§ Exercise
Please output the data exactly, without omitting anything.

§ Stored items

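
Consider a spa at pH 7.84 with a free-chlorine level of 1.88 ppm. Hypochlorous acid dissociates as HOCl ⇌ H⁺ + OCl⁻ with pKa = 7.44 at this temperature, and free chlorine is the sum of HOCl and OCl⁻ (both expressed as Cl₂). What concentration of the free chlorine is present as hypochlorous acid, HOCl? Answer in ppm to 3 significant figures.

0.535 ppm

[OCl⁻]/[HOCl] = 10^(pH − pKa) = 10^(7.84 − 7.44) = 10^0.40 = 2.512.
Fraction as HOCl = 1 / (1 + 2.512) = 0.2847.
HOCl = 0.2847 × 1.88 ppm = 0.5353 ppm.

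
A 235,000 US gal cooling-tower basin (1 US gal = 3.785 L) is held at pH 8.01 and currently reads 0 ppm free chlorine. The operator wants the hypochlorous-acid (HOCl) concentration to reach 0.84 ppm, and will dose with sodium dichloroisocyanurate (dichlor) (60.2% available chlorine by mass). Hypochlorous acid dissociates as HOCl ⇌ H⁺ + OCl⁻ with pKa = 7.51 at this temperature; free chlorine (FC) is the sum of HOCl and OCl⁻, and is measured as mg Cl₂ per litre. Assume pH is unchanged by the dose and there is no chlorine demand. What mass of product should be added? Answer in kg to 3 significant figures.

Volume: 235,000 US gal × 3.785 L/gal = 889,475 L.
[OCl⁻]/[HOCl] = 10^(pH − pKa) = 10^(8.01 − 7.51) = 3.162; fraction as HOCl = 1/(1 + 3.162) = 0.2403.
Free chlorine required for 0.84 ppm HOCl: 0.84 / 0.2403 = 3.496 ppm.
FC to add: 3.496 − 0 = 3.496 mg/L as Cl₂.
Cl₂ equivalent: 3.496 mg/L × 889,475 L = 3110 g.
Product at 60.2% available Cl: 3110 / 0.602 = 5166 g.

5.17 kg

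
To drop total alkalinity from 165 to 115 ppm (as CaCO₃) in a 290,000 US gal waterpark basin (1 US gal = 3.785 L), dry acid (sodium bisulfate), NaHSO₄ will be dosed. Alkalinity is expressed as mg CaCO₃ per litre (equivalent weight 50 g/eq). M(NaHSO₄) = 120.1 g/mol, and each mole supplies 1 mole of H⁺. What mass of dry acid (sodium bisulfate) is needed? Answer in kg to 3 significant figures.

Volume: 290,000 US gal × 3.785 L/gal = 1,097,650 L.
Alkalinity to neutralize: (165 − 115) = 50 mg/L as CaCO₃ × 1,097,650 L = 54,880 g as CaCO₃.
Equivalents of H⁺ required: 54,880 ÷ 50 g/eq = 1098 eq = 1098 mol NaHSO₄.
Mass of NaHSO₄: 1098 × 120.1 = 131,800 g.

132 kg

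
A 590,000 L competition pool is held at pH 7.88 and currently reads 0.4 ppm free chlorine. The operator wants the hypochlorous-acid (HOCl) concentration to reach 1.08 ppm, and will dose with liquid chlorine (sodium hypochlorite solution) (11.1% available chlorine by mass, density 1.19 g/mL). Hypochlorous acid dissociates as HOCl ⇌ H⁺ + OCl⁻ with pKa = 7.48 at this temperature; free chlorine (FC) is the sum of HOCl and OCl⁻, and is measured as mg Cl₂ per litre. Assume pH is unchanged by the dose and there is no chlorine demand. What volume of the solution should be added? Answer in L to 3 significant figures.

15.2 L

[OCl⁻]/[HOCl] = 10^(pH − pKa) = 10^(7.88 − 7.48) = 2.512; fraction as HOCl = 1/(1 + 2.512) = 0.2847.
Free chlorine required for 1.08 ppm HOCl: 1.08 / 0.2847 = 3.793 ppm.
FC to add: 3.793 − 0.4 = 3.393 mg/L as Cl₂.
Cl₂ equivalent: 3.393 mg/L × 590,000 L = 2002 g.
Product at 11.1% available Cl: 2002 / 0.111 = 18,030 g.
Volume: 18,030 g ÷ 1.19 g/mL = 15,150 mL.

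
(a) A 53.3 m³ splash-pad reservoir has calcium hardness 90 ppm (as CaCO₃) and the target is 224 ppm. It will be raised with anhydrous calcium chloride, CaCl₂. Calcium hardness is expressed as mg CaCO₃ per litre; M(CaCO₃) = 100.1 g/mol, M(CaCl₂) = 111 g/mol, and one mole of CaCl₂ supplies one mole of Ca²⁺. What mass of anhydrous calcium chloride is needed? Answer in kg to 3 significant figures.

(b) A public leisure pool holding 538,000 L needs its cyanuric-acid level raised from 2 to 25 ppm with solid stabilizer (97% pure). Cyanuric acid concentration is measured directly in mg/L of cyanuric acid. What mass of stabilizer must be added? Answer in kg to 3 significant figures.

(a) 7.92 kg; (b) 12.8 kg

(a) Volume: 53.3 m³ = 53,300 L.
(a) Hardness to add: (224 − 90) = 134 mg/L as CaCO₃ × 53,300 L = 7142 g as CaCO₃.
(a) Moles of Ca²⁺ (1 mol Ca²⁺ ≡ 1 mol CaCO₃): 7142 / 100.1 g/mol = 71.35 mol.
(a) Mass of CaCl₂: 71.35 × 111 = 7920 g.

(b) CYA to add: (25 − 2) = 23 mg/L × 538,000 L = 12,370 g cyanuric acid.
(b) At 97% purity: 12,370 / 0.97 = 12,760 g product.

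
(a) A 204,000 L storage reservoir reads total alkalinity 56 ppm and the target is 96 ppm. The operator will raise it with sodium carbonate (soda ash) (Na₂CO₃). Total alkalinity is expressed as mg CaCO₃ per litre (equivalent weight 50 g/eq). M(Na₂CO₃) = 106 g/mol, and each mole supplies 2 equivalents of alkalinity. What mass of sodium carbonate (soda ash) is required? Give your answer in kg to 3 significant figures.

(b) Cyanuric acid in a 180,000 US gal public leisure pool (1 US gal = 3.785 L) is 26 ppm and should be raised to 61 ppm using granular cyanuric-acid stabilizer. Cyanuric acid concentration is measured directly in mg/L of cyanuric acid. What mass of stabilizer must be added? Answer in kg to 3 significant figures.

(a) 8.65 kg; (b) 23.8 kg

(a) Alkalinity to add: (96 − 56) = 40 mg/L as CaCO₃ × 204,000 L = 8160 g as CaCO₃.
(a) Equivalents: 8160 g ÷ 50 g/eq = 163.2 eq.
(a) Each mole of Na₂CO₃ supplies 2 eq, so 163.2 / 2 = 81.6 mol.
(a) Mass: 81.6 mol × 106 g/mol = 8650 g.

(b) Volume: 180,000 US gal × 3.785 L/gal = 681,300 L.
(b) CYA to add: (61 − 26) = 35 mg/L × 681,300 L = 23,850 g cyanuric acid.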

§ Exercise response
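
Consider a spa at pH 7.84 with a free-chlorine level of 1.88 ppm. Hypochlorous acid dissociates as HOCl ⇌ H⁺ + OCl⁻ with pKa = 7.44 at this temperature, and free chlorine is the sum of HOCl and OCl⁻ (both expressed as Cl₂). What concentration of the free chlorine is present as hypochlorous acid, HOCl? Answer in ppm to 3 significant figures.

0.535 ppm

[OCl⁻]/[HOCl] = 10^(pH − pKa) = 10^(7.84 − 7.44) = 10^0.40 = 2.512.
Fraction as HOCl = 1 / (1 + 2.512) = 0.2847.
HOCl = 0.2847 × 1.88 ppm = 0.5353 ppm.

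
A 235,000 US gal cooling-tower basin (1 US gal = 3.785 L) is held at pH 8.01 and currently reads 0 ppm free chlorine. The operator wants the hypochlorous-acid (HOCl) concentration to reach 0.84 ppm, and will dose with sodium dichloroisocyanurate (dichlor) (60.2% available chlorine by mass). Hypochlorous acid dissociates as HOCl ⇌ H⁺ + OCl⁻ with pKa = 7.51 at this temperature; free chlorine (FC) is the sum of HOCl and OCl⁻, and is measured as mg Cl₂ per litre. Assume pH is unchanged by the dose and there is no chlorine demand. What mass of product should be added? Answer in kg to 3 significant figures.

Volume: 235,000 US gal × 3.785 L/gal = 889,475 L.
[OCl⁻]/[HOCl] = 10^(pH − pKa) = 10^(8.01 − 7.51) = 3.162; fraction as HOCl = 1/(1 + 3.162) = 0.2403.
Free chlorine required for 0.84 ppm HOCl: 0.84 / 0.2403 = 3.496 ppm.
FC to add: 3.496 − 0 = 3.496 mg/L as Cl₂.
Cl₂ equivalent: 3.496 mg/L × 889,475 L = 3110 g.
Product at 60.2% available Cl: 3110 / 0.602 = 5166 g.

5.17 kg

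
To drop total alkalinity from 165 to 115 ppm (as CaCO₃) in a 290,000 US gal waterpark basin (1 US gal = 3.785 L), dry acid (sodium bisulfate), NaHSO₄ will be dosed. Alkalinity is expressed as mg CaCO₃ per litre (equivalent weight 50 g/eq). M(NaHSO₄) = 120.1 g/mol, and each mole supplies 1 mole of H⁺. What mass of dry acid (sodium bisulfate) is needed? Answer in kg to 3 significant figures.

Volume: 290,000 US gal × 3.785 L/gal = 1,097,650 L.
Alkalinity to neutralize: (165 − 115) = 50 mg/L as CaCO₃ × 1,097,650 L = 54,880 g as CaCO₃.
Equivalents of H⁺ required: 54,880 ÷ 50 g/eq = 1098 eq = 1098 mol NaHSO₄.
Mass of NaHSO₄: 1098 × 120.1 = 131,800 g.

132 kg

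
A 590,000 L competition pool is held at pH 7.88 and currently reads 0.4 ppm free chlorine. The operator wants the hypochlorous-acid (HOCl) concentration to reach 1.08 ppm, and will dose with liquid chlorine (sodium hypochlorite solution) (11.1% available chlorine by mass, density 1.19 g/mL). Hypochlorous acid dissociates as HOCl ⇌ H⁺ + OCl⁻ with pKa = 7.48 at this temperature; free chlorine (FC) is the sum of HOCl and OCl⁻, and is measured as mg Cl₂ per litre. Assume pH is unchanged by the dose and there is no chlorine demand. What volume of the solution should be added? Answer in L to 3 significant figures.

15.2 L

[OCl⁻]/[HOCl] = 10^(pH − pKa) = 10^(7.88 − 7.48) = 2.512; fraction as HOCl = 1/(1 + 2.512) = 0.2847.
Free chlorine required for 1.08 ppm HOCl: 1.08 / 0.2847 = 3.793 ppm.
FC to add: 3.793 − 0.4 = 3.393 mg/L as Cl₂.
Cl₂ equivalent: 3.393 mg/L × 590,000 L = 2002 g.
Product at 11.1% available Cl: 2002 / 0.111 = 18,030 g.
Volume: 18,030 g ÷ 1.19 g/mL = 15,150 mL.

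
(a) A 53.3 m³ splash-pad reservoir has calcium hardness 90 ppm (as CaCO₃) and the target is 224 ppm. It will be raised with anhydrous calcium chloride, CaCl₂. Calcium hardness is expressed as mg CaCO₃ per litre; M(CaCO₃) = 100.1 g/mol, M(CaCl₂) = 111 g/mol, and one mole of CaCl₂ supplies one mole of Ca²⁺. What mass of anhydrous calcium chloride is needed? Answer in kg to 3 significant figures.

(b) A public leisure pool holding 538,000 L needs its cyanuric-acid level raised from 2 to 25 ppm with solid stabilizer (97% pure). Cyanuric acid concentration is measured directly in mg/L of cyanuric acid. What mass of stabilizer must be added? Answer in kg to 3 significant figures.

(a) 7.92 kg; (b) 12.8 kg

(a) Volume: 53.3 m³ = 53,300 L.
(a) Hardness to add: (224 − 90) = 134 mg/L as CaCO₃ × 53,300 L = 7142 g as CaCO₃.
(a) Moles of Ca²⁺ (1 mol Ca²⁺ ≡ 1 mol CaCO₃): 7142 / 100.1 g/mol = 71.35 mol.
(a) Mass of CaCl₂: 71.35 × 111 = 7920 g.

(b) CYA to add: (25 − 2) = 23 mg/L × 538,000 L = 12,370 g cyanuric acid.
(b) At 97% purity: 12,370 / 0.97 = 12,760 g product.

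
(a) A 204,000 L storage reservoir reads total alkalinity 56 ppm and the target is 96 ppm. The operator will raise it with sodium carbonate (soda ash) (Na₂CO₃). Total alkalinity is expressed as mg CaCO₃ per litre (equivalent weight 50 g/eq). M(Na₂CO₃) = 106 g/mol, and each mole supplies 2 equivalents of alkalinity. What mass of sodium carbonate (soda ash) is required? Give your answer in kg to 3 significant figures.

(b) Cyanuric acid in a 180,000 US gal public leisure pool (1 US gal = 3.785 L) is 26 ppm and should be raised to 61 ppm using granular cyanuric-acid stabilizer. Cyanuric acid concentration is measured directly in mg/L of cyanuric acid. What mass of stabilizer must be added? Answer in kg to 3 significant figures.

(a) 8.65 kg; (b) 23.8 kg

(a) Alkalinity to add: (96 − 56) = 40 mg/L as CaCO₃ × 204,000 L = 8160 g as CaCO₃.
(a) Equivalents: 8160 g ÷ 50 g/eq = 163.2 eq.
(a) Each mole of Na₂CO₃ supplies 2 eq, so 163.2 / 2 = 81.6 mol.
(a) Mass: 81.6 mol × 106 g/mol = 8650 g.

(b) Volume: 180,000 US gal × 3.785 L/gal = 681,300 L.
(b) CYA to add: (61 − 26) = 35 mg/L × 681,300 L = 23,850 g cyanuric acid.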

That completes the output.